------ INPUT DATA ------

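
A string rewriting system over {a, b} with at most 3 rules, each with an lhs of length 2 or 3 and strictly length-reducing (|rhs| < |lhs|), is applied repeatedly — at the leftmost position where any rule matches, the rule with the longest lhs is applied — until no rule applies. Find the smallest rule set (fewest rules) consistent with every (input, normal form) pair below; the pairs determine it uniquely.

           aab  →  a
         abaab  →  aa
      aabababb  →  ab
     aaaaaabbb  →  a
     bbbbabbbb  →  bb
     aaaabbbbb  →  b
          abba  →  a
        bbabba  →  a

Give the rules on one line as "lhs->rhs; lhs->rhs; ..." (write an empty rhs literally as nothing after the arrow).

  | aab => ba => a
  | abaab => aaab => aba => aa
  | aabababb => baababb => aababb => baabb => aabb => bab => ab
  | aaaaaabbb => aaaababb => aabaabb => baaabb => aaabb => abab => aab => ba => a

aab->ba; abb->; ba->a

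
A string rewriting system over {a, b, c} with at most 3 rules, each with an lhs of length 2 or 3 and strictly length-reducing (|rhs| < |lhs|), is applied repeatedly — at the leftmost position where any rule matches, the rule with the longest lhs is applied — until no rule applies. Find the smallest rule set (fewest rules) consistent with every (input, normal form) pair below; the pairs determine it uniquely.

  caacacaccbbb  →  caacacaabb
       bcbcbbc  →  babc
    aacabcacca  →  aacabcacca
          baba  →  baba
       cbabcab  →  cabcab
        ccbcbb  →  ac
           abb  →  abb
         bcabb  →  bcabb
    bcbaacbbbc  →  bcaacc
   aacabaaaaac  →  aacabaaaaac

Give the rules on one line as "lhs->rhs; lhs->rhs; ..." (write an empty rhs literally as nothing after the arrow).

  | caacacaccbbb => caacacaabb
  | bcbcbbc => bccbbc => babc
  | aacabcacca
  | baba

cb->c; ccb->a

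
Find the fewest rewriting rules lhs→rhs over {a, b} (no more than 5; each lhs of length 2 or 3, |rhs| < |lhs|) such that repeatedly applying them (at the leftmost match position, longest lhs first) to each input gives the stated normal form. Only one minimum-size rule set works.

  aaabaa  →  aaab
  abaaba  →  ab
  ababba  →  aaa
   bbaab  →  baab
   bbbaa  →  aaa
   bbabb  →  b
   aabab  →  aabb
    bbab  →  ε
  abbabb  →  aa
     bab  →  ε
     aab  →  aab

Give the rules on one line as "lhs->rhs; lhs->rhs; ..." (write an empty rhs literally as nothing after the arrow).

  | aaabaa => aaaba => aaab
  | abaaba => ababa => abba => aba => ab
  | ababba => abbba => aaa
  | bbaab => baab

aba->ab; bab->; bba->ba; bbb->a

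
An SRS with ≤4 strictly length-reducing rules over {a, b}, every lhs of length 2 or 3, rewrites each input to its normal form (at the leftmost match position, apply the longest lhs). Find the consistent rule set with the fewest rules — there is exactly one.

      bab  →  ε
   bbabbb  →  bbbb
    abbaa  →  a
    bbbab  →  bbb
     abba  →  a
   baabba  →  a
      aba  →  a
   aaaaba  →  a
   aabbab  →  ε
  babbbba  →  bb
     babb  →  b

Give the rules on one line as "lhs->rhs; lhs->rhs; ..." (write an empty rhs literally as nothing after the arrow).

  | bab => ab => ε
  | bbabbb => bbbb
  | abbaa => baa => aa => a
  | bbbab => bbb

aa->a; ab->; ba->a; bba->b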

------
------ INPUT DATA ------

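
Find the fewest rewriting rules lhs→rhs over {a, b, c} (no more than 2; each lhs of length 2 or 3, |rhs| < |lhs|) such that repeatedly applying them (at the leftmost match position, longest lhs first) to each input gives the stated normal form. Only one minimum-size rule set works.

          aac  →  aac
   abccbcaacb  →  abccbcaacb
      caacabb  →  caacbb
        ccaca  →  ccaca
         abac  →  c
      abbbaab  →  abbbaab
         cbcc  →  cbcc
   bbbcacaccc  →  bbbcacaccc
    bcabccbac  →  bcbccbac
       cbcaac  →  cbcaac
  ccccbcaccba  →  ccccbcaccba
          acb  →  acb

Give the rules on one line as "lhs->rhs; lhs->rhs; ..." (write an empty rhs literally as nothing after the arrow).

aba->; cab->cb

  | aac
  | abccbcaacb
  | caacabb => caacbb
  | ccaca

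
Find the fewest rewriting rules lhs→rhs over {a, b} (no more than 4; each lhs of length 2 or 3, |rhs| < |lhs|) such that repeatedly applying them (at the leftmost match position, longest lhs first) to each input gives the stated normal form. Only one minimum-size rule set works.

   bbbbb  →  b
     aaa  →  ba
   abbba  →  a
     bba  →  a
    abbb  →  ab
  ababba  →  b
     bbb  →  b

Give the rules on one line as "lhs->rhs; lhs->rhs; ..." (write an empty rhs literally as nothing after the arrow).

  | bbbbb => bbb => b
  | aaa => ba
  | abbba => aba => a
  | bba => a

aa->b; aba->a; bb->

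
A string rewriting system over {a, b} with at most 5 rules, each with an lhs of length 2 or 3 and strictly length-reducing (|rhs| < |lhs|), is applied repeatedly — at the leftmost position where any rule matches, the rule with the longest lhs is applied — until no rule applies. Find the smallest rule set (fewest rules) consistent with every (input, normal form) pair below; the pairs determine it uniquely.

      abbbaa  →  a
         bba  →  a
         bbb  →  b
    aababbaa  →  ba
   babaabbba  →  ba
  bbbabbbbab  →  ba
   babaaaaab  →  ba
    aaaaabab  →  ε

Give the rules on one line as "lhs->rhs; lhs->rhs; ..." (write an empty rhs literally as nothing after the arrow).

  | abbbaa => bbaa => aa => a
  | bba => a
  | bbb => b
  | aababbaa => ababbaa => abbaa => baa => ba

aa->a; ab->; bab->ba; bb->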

------

• PROBLEM: In the entries above, how many lines hold the word "pairs"? Answer with the number only.

• ANSWER: 3